Work to complete: The records that follow must be transcribed exactly, each one in full.

Data for review:
──────────────────────────────

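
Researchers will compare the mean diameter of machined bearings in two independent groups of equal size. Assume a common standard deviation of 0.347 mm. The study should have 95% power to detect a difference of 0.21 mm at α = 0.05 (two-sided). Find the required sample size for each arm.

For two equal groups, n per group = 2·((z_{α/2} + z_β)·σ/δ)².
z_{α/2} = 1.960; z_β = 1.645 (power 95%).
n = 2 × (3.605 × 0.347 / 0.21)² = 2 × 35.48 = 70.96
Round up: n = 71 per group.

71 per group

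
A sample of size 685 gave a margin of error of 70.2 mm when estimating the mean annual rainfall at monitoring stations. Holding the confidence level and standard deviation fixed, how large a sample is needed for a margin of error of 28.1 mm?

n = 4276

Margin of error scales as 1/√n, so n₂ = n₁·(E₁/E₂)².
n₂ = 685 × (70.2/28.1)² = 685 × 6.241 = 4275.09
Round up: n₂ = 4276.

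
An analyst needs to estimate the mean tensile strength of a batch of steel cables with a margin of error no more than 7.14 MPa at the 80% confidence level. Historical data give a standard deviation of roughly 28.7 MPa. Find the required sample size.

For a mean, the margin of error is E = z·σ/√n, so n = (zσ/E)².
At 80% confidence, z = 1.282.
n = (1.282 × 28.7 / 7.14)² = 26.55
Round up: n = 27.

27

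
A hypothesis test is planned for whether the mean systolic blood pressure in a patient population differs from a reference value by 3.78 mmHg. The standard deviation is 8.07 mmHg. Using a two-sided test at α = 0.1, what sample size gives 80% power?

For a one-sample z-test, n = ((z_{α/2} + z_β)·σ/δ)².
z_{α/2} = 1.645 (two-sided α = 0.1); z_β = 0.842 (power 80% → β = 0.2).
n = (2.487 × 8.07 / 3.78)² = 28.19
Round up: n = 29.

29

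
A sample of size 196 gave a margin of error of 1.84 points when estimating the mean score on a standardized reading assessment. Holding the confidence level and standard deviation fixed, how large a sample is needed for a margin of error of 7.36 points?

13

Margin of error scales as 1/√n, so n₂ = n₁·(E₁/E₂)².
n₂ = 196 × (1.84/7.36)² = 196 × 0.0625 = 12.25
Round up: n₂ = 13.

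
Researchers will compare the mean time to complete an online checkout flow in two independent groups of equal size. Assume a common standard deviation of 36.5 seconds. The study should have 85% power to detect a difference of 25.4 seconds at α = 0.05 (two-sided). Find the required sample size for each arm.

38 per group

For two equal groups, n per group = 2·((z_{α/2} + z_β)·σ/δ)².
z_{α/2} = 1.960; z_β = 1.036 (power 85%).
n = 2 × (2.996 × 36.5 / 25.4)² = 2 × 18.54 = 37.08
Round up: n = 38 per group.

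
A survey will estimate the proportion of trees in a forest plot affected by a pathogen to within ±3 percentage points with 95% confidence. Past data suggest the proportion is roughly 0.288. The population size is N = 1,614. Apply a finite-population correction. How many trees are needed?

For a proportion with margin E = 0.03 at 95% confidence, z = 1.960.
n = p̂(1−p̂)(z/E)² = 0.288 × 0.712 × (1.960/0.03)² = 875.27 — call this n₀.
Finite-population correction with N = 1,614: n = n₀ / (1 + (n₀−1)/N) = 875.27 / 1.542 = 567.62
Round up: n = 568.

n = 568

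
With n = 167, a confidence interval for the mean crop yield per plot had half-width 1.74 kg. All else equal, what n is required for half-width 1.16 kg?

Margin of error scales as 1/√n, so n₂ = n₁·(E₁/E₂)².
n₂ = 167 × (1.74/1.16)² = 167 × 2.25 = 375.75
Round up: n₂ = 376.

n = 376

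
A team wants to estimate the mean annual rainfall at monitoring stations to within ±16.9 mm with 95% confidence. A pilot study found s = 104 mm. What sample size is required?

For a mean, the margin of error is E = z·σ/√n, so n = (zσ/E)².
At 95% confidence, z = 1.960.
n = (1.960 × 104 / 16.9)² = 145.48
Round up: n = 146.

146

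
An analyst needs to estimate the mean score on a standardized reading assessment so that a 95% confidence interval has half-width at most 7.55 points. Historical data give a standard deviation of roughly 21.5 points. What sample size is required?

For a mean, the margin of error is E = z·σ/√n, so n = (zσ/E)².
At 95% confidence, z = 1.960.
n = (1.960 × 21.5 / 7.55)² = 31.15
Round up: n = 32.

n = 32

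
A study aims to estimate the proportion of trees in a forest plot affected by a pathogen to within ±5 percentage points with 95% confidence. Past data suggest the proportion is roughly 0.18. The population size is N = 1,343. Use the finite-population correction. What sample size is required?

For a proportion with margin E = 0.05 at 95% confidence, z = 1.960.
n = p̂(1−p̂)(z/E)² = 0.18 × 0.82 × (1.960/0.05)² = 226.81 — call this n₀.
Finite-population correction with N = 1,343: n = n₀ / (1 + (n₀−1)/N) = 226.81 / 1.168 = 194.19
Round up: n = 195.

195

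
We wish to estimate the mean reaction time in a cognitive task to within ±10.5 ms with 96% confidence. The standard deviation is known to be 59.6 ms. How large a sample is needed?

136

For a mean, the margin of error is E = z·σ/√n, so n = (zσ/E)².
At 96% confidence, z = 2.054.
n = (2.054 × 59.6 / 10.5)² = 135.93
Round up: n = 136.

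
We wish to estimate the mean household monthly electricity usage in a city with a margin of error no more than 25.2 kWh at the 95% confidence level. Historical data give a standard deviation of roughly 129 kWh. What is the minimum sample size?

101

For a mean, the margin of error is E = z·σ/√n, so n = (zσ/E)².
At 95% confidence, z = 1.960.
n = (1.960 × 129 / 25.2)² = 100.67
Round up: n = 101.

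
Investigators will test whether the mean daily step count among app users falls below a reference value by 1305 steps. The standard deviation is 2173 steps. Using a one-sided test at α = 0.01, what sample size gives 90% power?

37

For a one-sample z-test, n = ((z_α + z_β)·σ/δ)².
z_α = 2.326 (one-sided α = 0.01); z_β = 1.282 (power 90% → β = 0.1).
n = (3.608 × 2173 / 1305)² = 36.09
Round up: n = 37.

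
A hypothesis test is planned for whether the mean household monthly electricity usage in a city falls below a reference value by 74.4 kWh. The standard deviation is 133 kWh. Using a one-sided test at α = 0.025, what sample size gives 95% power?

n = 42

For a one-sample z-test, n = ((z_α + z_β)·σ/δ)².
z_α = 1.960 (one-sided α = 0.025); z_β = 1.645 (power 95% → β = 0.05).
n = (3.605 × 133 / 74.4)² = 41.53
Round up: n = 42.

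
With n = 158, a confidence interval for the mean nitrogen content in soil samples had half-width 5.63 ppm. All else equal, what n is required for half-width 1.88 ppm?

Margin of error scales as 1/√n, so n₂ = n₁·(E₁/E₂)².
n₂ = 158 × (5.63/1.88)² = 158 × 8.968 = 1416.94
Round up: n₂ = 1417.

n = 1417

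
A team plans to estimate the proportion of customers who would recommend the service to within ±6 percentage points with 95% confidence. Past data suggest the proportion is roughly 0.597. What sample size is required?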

──────────────────────────────

Result:
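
Researchers will compare the mean diameter of machined bearings in two independent groups of equal size. Assume a common standard deviation of 0.347 mm. The study should have 95% power to detect a difference of 0.21 mm at α = 0.05 (two-sided). Find the required sample size for each arm.

For two equal groups, n per group = 2·((z_{α/2} + z_β)·σ/δ)².
z_{α/2} = 1.960; z_β = 1.645 (power 95%).
n = 2 × (3.605 × 0.347 / 0.21)² = 2 × 35.48 = 70.96
Round up: n = 71 per group.

71 per group

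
A sample of size 685 gave a margin of error of 70.2 mm when estimating the mean annual rainfall at monitoring stations. Holding the confidence level and standard deviation fixed, how large a sample is needed for a margin of error of 28.1 mm?

n = 4276

Margin of error scales as 1/√n, so n₂ = n₁·(E₁/E₂)².
n₂ = 685 × (70.2/28.1)² = 685 × 6.241 = 4275.09
Round up: n₂ = 4276.

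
An analyst needs to estimate the mean tensile strength of a batch of steel cables with a margin of error no more than 7.14 MPa at the 80% confidence level. Historical data give a standard deviation of roughly 28.7 MPa. Find the required sample size.

For a mean, the margin of error is E = z·σ/√n, so n = (zσ/E)².
At 80% confidence, z = 1.282.
n = (1.282 × 28.7 / 7.14)² = 26.55
Round up: n = 27.

27

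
A hypothesis test is planned for whether the mean systolic blood pressure in a patient population differs from a reference value by 3.78 mmHg. The standard deviation is 8.07 mmHg. Using a two-sided test at α = 0.1, what sample size gives 80% power?

For a one-sample z-test, n = ((z_{α/2} + z_β)·σ/δ)².
z_{α/2} = 1.645 (two-sided α = 0.1); z_β = 0.842 (power 80% → β = 0.2).
n = (2.487 × 8.07 / 3.78)² = 28.19
Round up: n = 29.

29

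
A sample of size 196 gave a margin of error of 1.84 points when estimating the mean score on a standardized reading assessment. Holding the confidence level and standard deviation fixed, how large a sample is needed for a margin of error of 7.36 points?

13

Margin of error scales as 1/√n, so n₂ = n₁·(E₁/E₂)².
n₂ = 196 × (1.84/7.36)² = 196 × 0.0625 = 12.25
Round up: n₂ = 13.

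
Researchers will compare the mean time to complete an online checkout flow in two independent groups of equal size. Assume a common standard deviation of 36.5 seconds. The study should have 85% power to detect a difference of 25.4 seconds at α = 0.05 (two-sided). Find the required sample size for each arm.

38 per group

For two equal groups, n per group = 2·((z_{α/2} + z_β)·σ/δ)².
z_{α/2} = 1.960; z_β = 1.036 (power 85%).
n = 2 × (2.996 × 36.5 / 25.4)² = 2 × 18.54 = 37.08
Round up: n = 38 per group.

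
A survey will estimate the proportion of trees in a forest plot affected by a pathogen to within ±3 percentage points with 95% confidence. Past data suggest the proportion is roughly 0.288. The population size is N = 1,614. Apply a finite-population correction. How many trees are needed?

For a proportion with margin E = 0.03 at 95% confidence, z = 1.960.
n = p̂(1−p̂)(z/E)² = 0.288 × 0.712 × (1.960/0.03)² = 875.27 — call this n₀.
Finite-population correction with N = 1,614: n = n₀ / (1 + (n₀−1)/N) = 875.27 / 1.542 = 567.62
Round up: n = 568.

n = 568

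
With n = 167, a confidence interval for the mean crop yield per plot had half-width 1.74 kg. All else equal, what n is required for half-width 1.16 kg?

Margin of error scales as 1/√n, so n₂ = n₁·(E₁/E₂)².
n₂ = 167 × (1.74/1.16)² = 167 × 2.25 = 375.75
Round up: n₂ = 376.

n = 376

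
A team wants to estimate the mean annual rainfall at monitoring stations to within ±16.9 mm with 95% confidence. A pilot study found s = 104 mm. What sample size is required?

For a mean, the margin of error is E = z·σ/√n, so n = (zσ/E)².
At 95% confidence, z = 1.960.
n = (1.960 × 104 / 16.9)² = 145.48
Round up: n = 146.

146

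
An analyst needs to estimate the mean score on a standardized reading assessment so that a 95% confidence interval has half-width at most 7.55 points. Historical data give a standard deviation of roughly 21.5 points. What sample size is required?

For a mean, the margin of error is E = z·σ/√n, so n = (zσ/E)².
At 95% confidence, z = 1.960.
n = (1.960 × 21.5 / 7.55)² = 31.15
Round up: n = 32.

n = 32

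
A study aims to estimate the proportion of trees in a forest plot affected by a pathogen to within ±5 percentage points with 95% confidence. Past data suggest the proportion is roughly 0.18. The population size is N = 1,343. Use the finite-population correction. What sample size is required?

For a proportion with margin E = 0.05 at 95% confidence, z = 1.960.
n = p̂(1−p̂)(z/E)² = 0.18 × 0.82 × (1.960/0.05)² = 226.81 — call this n₀.
Finite-population correction with N = 1,343: n = n₀ / (1 + (n₀−1)/N) = 226.81 / 1.168 = 194.19
Round up: n = 195.

195

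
We wish to estimate the mean reaction time in a cognitive task to within ±10.5 ms with 96% confidence. The standard deviation is known to be 59.6 ms. How large a sample is needed?

136

For a mean, the margin of error is E = z·σ/√n, so n = (zσ/E)².
At 96% confidence, z = 2.054.
n = (2.054 × 59.6 / 10.5)² = 135.93
Round up: n = 136.

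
We wish to estimate the mean household monthly electricity usage in a city with a margin of error no more than 25.2 kWh at the 95% confidence level. Historical data give a standard deviation of roughly 129 kWh. What is the minimum sample size?

101

For a mean, the margin of error is E = z·σ/√n, so n = (zσ/E)².
At 95% confidence, z = 1.960.
n = (1.960 × 129 / 25.2)² = 100.67
Round up: n = 101.

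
Investigators will test whether the mean daily step count among app users falls below a reference value by 1305 steps. The standard deviation is 2173 steps. Using a one-sided test at α = 0.01, what sample size gives 90% power?

37

For a one-sample z-test, n = ((z_α + z_β)·σ/δ)².
z_α = 2.326 (one-sided α = 0.01); z_β = 1.282 (power 90% → β = 0.1).
n = (3.608 × 2173 / 1305)² = 36.09
Round up: n = 37.

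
A hypothesis test is planned for whether the mean household monthly electricity usage in a city falls below a reference value by 74.4 kWh. The standard deviation is 133 kWh. Using a one-sided test at α = 0.025, what sample size gives 95% power?

n = 42

For a one-sample z-test, n = ((z_α + z_β)·σ/δ)².
z_α = 1.960 (one-sided α = 0.025); z_β = 1.645 (power 95% → β = 0.05).
n = (3.605 × 133 / 74.4)² = 41.53
Round up: n = 42.

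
With n = 158, a confidence interval for the mean nitrogen content in soil samples had half-width 5.63 ppm. All else equal, what n is required for half-width 1.88 ppm?

Margin of error scales as 1/√n, so n₂ = n₁·(E₁/E₂)².
n₂ = 158 × (5.63/1.88)² = 158 × 8.968 = 1416.94
Round up: n₂ = 1417.

n = 1417

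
A team plans to estimate the proportion of customers who would recommend the service to within ±6 percentage points with 95% confidence. Past data suggest the proportion is roughly 0.597. What sample size is required?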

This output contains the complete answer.